Records to use below:
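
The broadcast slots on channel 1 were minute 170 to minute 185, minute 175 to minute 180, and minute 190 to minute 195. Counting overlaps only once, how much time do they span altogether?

Merged: minute 170 to minute 185, minute 190 to minute 195.
Lengths: 15 minutes + 5 minutes = 20 minutes.

20 minutes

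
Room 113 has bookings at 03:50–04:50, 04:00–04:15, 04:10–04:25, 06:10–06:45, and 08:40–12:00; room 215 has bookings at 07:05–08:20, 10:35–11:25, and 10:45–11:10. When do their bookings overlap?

10:35–11:25

First set merges to 03:50–04:50, 06:10–06:45, 08:40–12:00.
Second set merges to 07:05–08:20, 10:35–11:25.
03:50–04:50: no overlap with the second set.
06:10–06:45: no overlap with the second set.
08:40–12:00 meets the second set on 10:35–11:25.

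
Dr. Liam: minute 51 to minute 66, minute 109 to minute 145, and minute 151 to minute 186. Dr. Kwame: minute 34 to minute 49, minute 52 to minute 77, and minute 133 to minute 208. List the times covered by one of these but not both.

Only in the first: minute 51 to minute 52, minute 109 to minute 133.
Only in the second: minute 34 to minute 49, minute 66 to minute 77, minute 145 to minute 151, minute 186 to minute 208.
Together these are the periods covered by exactly one.

minute 34 to minute 49, minute 51 to minute 52, minute 66 to minute 77, minute 109 to minute 133, minute 145 to minute 151, minute 186 to minute 208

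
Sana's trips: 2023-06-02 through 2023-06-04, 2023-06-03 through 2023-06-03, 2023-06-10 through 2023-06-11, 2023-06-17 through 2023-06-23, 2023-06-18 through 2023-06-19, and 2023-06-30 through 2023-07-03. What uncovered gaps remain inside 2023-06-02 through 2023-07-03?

The merged coverage is 2023-06-02 through 2023-06-04, 2023-06-10 through 2023-06-11, 2023-06-17 through 2023-06-23, 2023-06-30 through 2023-07-03.
Complement within 2023-06-02 through 2023-07-03: 2023-06-05 through 2023-06-09, 2023-06-12 through 2023-06-16, 2023-06-24 through 2023-06-29.

2023-06-05 through 2023-06-09, 2023-06-12 through 2023-06-16, 2023-06-24 through 2023-06-29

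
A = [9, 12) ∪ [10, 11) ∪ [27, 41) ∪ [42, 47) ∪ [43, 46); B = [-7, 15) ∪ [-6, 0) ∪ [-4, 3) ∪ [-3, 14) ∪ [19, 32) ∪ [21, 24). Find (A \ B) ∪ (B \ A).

Merge the first list: [9, 12), [27, 41), [42, 47).
Merge the second list: [-7, 15), [19, 32).
Only in the first: [32, 41), [42, 47).
Only in the second: [-7, 9), [12, 15), [19, 27).
Together these are the periods covered by exactly one.

[-7, 9) ∪ [12, 15) ∪ [19, 27) ∪ [32, 41) ∪ [42, 47)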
End of Records to use.
Work request: Every entry must be repeated exactly; none may be skipped.

Solution to this task:
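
The broadcast slots on channel 1 were minute 170 to minute 185, minute 175 to minute 180, and minute 190 to minute 195. Counting overlaps only once, how much time do they span altogether?

Merged: minute 170 to minute 185, minute 190 to minute 195.
Lengths: 15 minutes + 5 minutes = 20 minutes.

20 minutes

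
Room 113 has bookings at 03:50–04:50, 04:00–04:15, 04:10–04:25, 06:10–06:45, and 08:40–12:00; room 215 has bookings at 07:05–08:20, 10:35–11:25, and 10:45–11:10. When do their bookings overlap?

10:35–11:25

First set merges to 03:50–04:50, 06:10–06:45, 08:40–12:00.
Second set merges to 07:05–08:20, 10:35–11:25.
03:50–04:50: no overlap with the second set.
06:10–06:45: no overlap with the second set.
08:40–12:00 meets the second set on 10:35–11:25.

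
Dr. Liam: minute 51 to minute 66, minute 109 to minute 145, and minute 151 to minute 186. Dr. Kwame: minute 34 to minute 49, minute 52 to minute 77, and minute 133 to minute 208. List the times covered by one of these but not both.

Only in the first: minute 51 to minute 52, minute 109 to minute 133.
Only in the second: minute 34 to minute 49, minute 66 to minute 77, minute 145 to minute 151, minute 186 to minute 208.
Together these are the periods covered by exactly one.

minute 34 to minute 49, minute 51 to minute 52, minute 66 to minute 77, minute 109 to minute 133, minute 145 to minute 151, minute 186 to minute 208

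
Sana's trips: 2023-06-02 through 2023-06-04, 2023-06-03 through 2023-06-03, 2023-06-10 through 2023-06-11, 2023-06-17 through 2023-06-23, 2023-06-18 through 2023-06-19, and 2023-06-30 through 2023-07-03. What uncovered gaps remain inside 2023-06-02 through 2023-07-03?

The merged coverage is 2023-06-02 through 2023-06-04, 2023-06-10 through 2023-06-11, 2023-06-17 through 2023-06-23, 2023-06-30 through 2023-07-03.
Complement within 2023-06-02 through 2023-07-03: 2023-06-05 through 2023-06-09, 2023-06-12 through 2023-06-16, 2023-06-24 through 2023-06-29.

2023-06-05 through 2023-06-09, 2023-06-12 through 2023-06-16, 2023-06-24 through 2023-06-29

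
A = [9, 12) ∪ [10, 11) ∪ [27, 41) ∪ [42, 47) ∪ [43, 46); B = [-7, 15) ∪ [-6, 0) ∪ [-4, 3) ∪ [-3, 14) ∪ [19, 32) ∪ [21, 24). Find (A \ B) ∪ (B \ A).

Merge the first list: [9, 12), [27, 41), [42, 47).
Merge the second list: [-7, 15), [19, 32).
Only in the first: [32, 41), [42, 47).
Only in the second: [-7, 9), [12, 15), [19, 27).
Together these are the periods covered by exactly one.

[-7, 9) ∪ [12, 15) ∪ [19, 27) ∪ [32, 41) ∪ [42, 47)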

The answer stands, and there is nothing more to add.